» **TASK INSTRUCTIONS**:
In the entries below, find every line with the string "cells" and copy it.

[Saved entries]
▼
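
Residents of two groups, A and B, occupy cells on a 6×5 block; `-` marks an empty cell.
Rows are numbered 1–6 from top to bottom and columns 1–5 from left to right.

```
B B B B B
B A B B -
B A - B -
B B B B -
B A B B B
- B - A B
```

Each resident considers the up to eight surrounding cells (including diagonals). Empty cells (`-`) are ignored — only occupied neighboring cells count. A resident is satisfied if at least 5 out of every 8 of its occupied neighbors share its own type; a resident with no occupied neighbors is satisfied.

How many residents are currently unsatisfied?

7

(1,1)B 2/3 ✓
(1,2)B 4/5 ✓
(1,3)B 4/5 ✓
(1,4)B 4/4 ✓
(1,5)B 2/2 ✓
(2,1)B 3/5 ✗
(2,2)A 1/7 ✗
(2,3)B 5/7 ✓
(2,4)B 5/5 ✓
(3,1)B 3/5 ✗
(3,2)A 1/7 ✗
(3,4)B 4/4 ✓
(4,1)B 3/5 ✗
(4,2)B 5/7 ✓
(4,3)B 5/7 ✓
(4,4)B 5/5 ✓
(5,1)B 3/4 ✓
(5,2)A 0/6 ✗
(5,3)B 5/7 ✓
(5,4)B 5/6 ✓
(5,5)B 3/4 ✓
(6,2)B 2/3 ✓
(6,4)A 0/4 ✗
(6,5)B 2/3 ✓
Unsatisfied: (2,1), (2,2), (3,1), (3,2), (4,1), (5,2), (6,4) — 7 in total.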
▲
» **OUTPUT**:
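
Residents of two groups, A and B, occupy cells on a 6×5 block; `-` marks an empty cell.
Each resident considers the up to eight surrounding cells (including diagonals). Empty cells (`-`) are ignored — only occupied neighboring cells count. A resident is satisfied if at least 5 out of every 8 of its occupied neighbors share its own type; a resident with no occupied neighbors is satisfied.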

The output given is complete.